**Exercise brief:** Give back every record exactly as it reads.
*** Dataset records Section Begins ***
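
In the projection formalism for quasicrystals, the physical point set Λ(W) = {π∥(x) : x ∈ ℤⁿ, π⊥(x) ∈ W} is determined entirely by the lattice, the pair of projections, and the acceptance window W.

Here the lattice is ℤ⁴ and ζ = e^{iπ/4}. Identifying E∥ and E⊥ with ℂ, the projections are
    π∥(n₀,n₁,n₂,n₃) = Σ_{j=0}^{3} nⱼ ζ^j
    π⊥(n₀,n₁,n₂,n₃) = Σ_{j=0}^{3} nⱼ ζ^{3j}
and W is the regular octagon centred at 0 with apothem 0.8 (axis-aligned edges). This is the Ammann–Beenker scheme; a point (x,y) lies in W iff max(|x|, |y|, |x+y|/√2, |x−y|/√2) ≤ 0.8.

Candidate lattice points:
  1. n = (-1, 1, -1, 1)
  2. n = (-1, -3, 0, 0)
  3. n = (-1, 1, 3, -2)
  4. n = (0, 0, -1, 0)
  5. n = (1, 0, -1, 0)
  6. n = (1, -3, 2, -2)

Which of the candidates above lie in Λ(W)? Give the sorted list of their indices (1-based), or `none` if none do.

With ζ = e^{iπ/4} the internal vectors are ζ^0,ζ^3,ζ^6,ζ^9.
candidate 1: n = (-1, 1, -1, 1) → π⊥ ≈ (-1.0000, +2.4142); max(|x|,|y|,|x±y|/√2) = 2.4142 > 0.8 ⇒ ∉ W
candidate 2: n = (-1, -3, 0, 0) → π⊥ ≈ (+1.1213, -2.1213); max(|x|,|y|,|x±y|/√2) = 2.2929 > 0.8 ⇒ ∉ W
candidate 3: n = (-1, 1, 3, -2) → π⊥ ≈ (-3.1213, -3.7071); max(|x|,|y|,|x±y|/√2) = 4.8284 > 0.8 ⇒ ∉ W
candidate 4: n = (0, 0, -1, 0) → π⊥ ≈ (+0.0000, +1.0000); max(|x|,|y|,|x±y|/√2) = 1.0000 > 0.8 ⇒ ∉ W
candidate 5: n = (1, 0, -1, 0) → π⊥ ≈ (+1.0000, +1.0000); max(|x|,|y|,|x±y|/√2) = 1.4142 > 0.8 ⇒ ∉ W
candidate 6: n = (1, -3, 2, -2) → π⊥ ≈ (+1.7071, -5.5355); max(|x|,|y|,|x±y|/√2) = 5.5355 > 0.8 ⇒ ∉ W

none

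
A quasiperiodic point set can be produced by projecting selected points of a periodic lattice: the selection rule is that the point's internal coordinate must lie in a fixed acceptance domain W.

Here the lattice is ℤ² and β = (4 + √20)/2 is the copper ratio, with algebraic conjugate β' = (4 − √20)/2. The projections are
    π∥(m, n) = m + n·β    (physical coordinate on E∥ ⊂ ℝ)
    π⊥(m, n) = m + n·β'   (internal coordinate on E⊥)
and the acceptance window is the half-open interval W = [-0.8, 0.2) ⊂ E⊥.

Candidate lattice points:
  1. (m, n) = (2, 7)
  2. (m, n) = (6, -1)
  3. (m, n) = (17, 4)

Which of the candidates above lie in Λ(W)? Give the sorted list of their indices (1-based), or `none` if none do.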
*** Dataset records Section Ends ***
**Your solution:**
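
In the projection formalism for quasicrystals, the physical point set Λ(W) = {π∥(x) : x ∈ ℤⁿ, π⊥(x) ∈ W} is determined entirely by the lattice, the pair of projections, and the acceptance window W.

Here the lattice is ℤ⁴ and ζ = e^{iπ/4}. Identifying E∥ and E⊥ with ℂ, the projections are
    π∥(n₀,n₁,n₂,n₃) = Σ_{j=0}^{3} nⱼ ζ^j
    π⊥(n₀,n₁,n₂,n₃) = Σ_{j=0}^{3} nⱼ ζ^{3j}
and W is the regular octagon centred at 0 with apothem 0.8 (axis-aligned edges). This is the Ammann–Beenker scheme; a point (x,y) lies in W iff max(|x|, |y|, |x+y|/√2, |x−y|/√2) ≤ 0.8.

Candidate lattice points:
  1. n = (-1, 1, -1, 1)
  2. n = (-1, -3, 0, 0)
  3. n = (-1, 1, 3, -2)
  4. n = (0, 0, -1, 0)
  5. n = (1, 0, -1, 0)
  6. n = (1, -3, 2, -2)

Which of the candidates above lie in Λ(W)? Give the sorted list of their indices (1-based), or `none` if none do.

With ζ = e^{iπ/4} the internal vectors are ζ^0,ζ^3,ζ^6,ζ^9.
candidate 1: n = (-1, 1, -1, 1) → π⊥ ≈ (-1.0000, +2.4142); max(|x|,|y|,|x±y|/√2) = 2.4142 > 0.8 ⇒ ∉ W
candidate 2: n = (-1, -3, 0, 0) → π⊥ ≈ (+1.1213, -2.1213); max(|x|,|y|,|x±y|/√2) = 2.2929 > 0.8 ⇒ ∉ W
candidate 3: n = (-1, 1, 3, -2) → π⊥ ≈ (-3.1213, -3.7071); max(|x|,|y|,|x±y|/√2) = 4.8284 > 0.8 ⇒ ∉ W
candidate 4: n = (0, 0, -1, 0) → π⊥ ≈ (+0.0000, +1.0000); max(|x|,|y|,|x±y|/√2) = 1.0000 > 0.8 ⇒ ∉ W
candidate 5: n = (1, 0, -1, 0) → π⊥ ≈ (+1.0000, +1.0000); max(|x|,|y|,|x±y|/√2) = 1.4142 > 0.8 ⇒ ∉ W
candidate 6: n = (1, -3, 2, -2) → π⊥ ≈ (+1.7071, -5.5355); max(|x|,|y|,|x±y|/√2) = 5.5355 > 0.8 ⇒ ∉ W

none

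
A quasiperiodic point set can be produced by projecting selected points of a periodic lattice: the selection rule is that the point's internal coordinate must lie in a fixed acceptance domain W.

Here the lattice is ℤ² and β = (4 + √20)/2 is the copper ratio, with algebraic conjugate β' = (4 − √20)/2. The projections are
    π∥(m, n) = m + n·β    (physical coordinate on E∥ ⊂ ℝ)
    π⊥(m, n) = m + n·β'   (internal coordinate on E⊥)
and the acceptance window is the half-open interval W = [-0.8, 0.2) ⊂ E⊥.

Candidate lattice points:
  1. (m, n) = (2, 7)
  2. (m, n) = (6, -1)
  3. (m, n) = (17, 4)

Which of the candidates above lie in Λ(W)? Give the sorted list of their indices (1-based), or `none` if none do.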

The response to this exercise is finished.